### Exercise details
Your task is to print the listing exactly as it stands.

### Task data
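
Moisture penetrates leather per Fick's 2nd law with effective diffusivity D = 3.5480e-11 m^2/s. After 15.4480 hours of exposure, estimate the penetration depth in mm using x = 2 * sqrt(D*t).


t = 15.4480 hr * 3600 = 55612.8000 s
D * t = 3.5480e-11 * 55612.8000 = 1.9731e-06
x = 2 * sqrt(D*t) = 2 * sqrt(1.9731e-06) = 0.00280937 m = 2.8094 mm


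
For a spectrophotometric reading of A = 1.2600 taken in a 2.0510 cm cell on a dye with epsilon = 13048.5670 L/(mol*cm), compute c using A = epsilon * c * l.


Formula: c = A / (epsilon * l)
Substituting: c = 1.2600 / (13048.5670 * 2.0510)
Result: 4.7081e-05 mol/L


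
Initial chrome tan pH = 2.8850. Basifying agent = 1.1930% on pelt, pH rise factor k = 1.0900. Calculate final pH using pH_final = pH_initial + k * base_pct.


Formula: pH_final = pH_initial + k * base_pct
Substituting: pH_final = 2.8850 + 1.0900 * 1.1930
Result: 4.1854


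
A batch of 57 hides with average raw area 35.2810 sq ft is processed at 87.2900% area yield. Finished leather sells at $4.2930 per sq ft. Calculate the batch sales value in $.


Raw_total = N * avg_area = 57 * 35.2810 = 2011.0170 sq ft
Finished = Raw_total * yield / 100 = 2011.0170 * 87.2900 / 100 = 1755.4167 sq ft
Value = Finished * price = 1755.4167 * 4.2930 = 7536.0041 $


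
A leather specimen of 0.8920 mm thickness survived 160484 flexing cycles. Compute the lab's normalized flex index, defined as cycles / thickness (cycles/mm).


Formula: Index = cycles / thickness
Substituting: Index = 160484 / 0.8920
Result: 179914.7982 cycles/mm


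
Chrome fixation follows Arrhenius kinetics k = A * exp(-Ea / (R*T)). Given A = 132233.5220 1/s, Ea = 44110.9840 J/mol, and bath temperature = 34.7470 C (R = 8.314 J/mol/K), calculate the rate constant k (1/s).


T_K = T_C + 273.15 = 34.7470 + 273.15 = 307.8970 K
exponent = -Ea / (R * T_K) = -44110.9840 / (8.314 * 307.8970) = -17.2318
k = A * exp(exponent) = 132233.5220 * exp(-17.2318) = 0.00434165 1/s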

### Answer for the task
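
Moisture penetrates leather per Fick's 2nd law with effective diffusivity D = 3.5480e-11 m^2/s. After 15.4480 hours of exposure, estimate the penetration depth in mm using x = 2 * sqrt(D*t).


t = 15.4480 hr * 3600 = 55612.8000 s
D * t = 3.5480e-11 * 55612.8000 = 1.9731e-06
x = 2 * sqrt(D*t) = 2 * sqrt(1.9731e-06) = 0.00280937 m = 2.8094 mm


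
For a spectrophotometric reading of A = 1.2600 taken in a 2.0510 cm cell on a dye with epsilon = 13048.5670 L/(mol*cm), compute c using A = epsilon * c * l.


Formula: c = A / (epsilon * l)
Substituting: c = 1.2600 / (13048.5670 * 2.0510)
Result: 4.7081e-05 mol/L


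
Initial chrome tan pH = 2.8850. Basifying agent = 1.1930% on pelt, pH rise factor k = 1.0900. Calculate final pH using pH_final = pH_initial + k * base_pct.


Formula: pH_final = pH_initial + k * base_pct
Substituting: pH_final = 2.8850 + 1.0900 * 1.1930
Result: 4.1854


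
A batch of 57 hides with average raw area 35.2810 sq ft is processed at 87.2900% area yield. Finished leather sells at $4.2930 per sq ft. Calculate the batch sales value in $.


Raw_total = N * avg_area = 57 * 35.2810 = 2011.0170 sq ft
Finished = Raw_total * yield / 100 = 2011.0170 * 87.2900 / 100 = 1755.4167 sq ft
Value = Finished * price = 1755.4167 * 4.2930 = 7536.0041 $


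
A leather specimen of 0.8920 mm thickness survived 160484 flexing cycles. Compute the lab's normalized flex index, defined as cycles / thickness (cycles/mm).


Formula: Index = cycles / thickness
Substituting: Index = 160484 / 0.8920
Result: 179914.7982 cycles/mm


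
Chrome fixation follows Arrhenius kinetics k = A * exp(-Ea / (R*T)). Given A = 132233.5220 1/s, Ea = 44110.9840 J/mol, and bath temperature = 34.7470 C (R = 8.314 J/mol/K), calculate the rate constant k (1/s).


T_K = T_C + 273.15 = 34.7470 + 273.15 = 307.8970 K
exponent = -Ea / (R * T_K) = -44110.9840 / (8.314 * 307.8970) = -17.2318
k = A * exp(exponent) = 132233.5220 * exp(-17.2318) = 0.00434165 1/s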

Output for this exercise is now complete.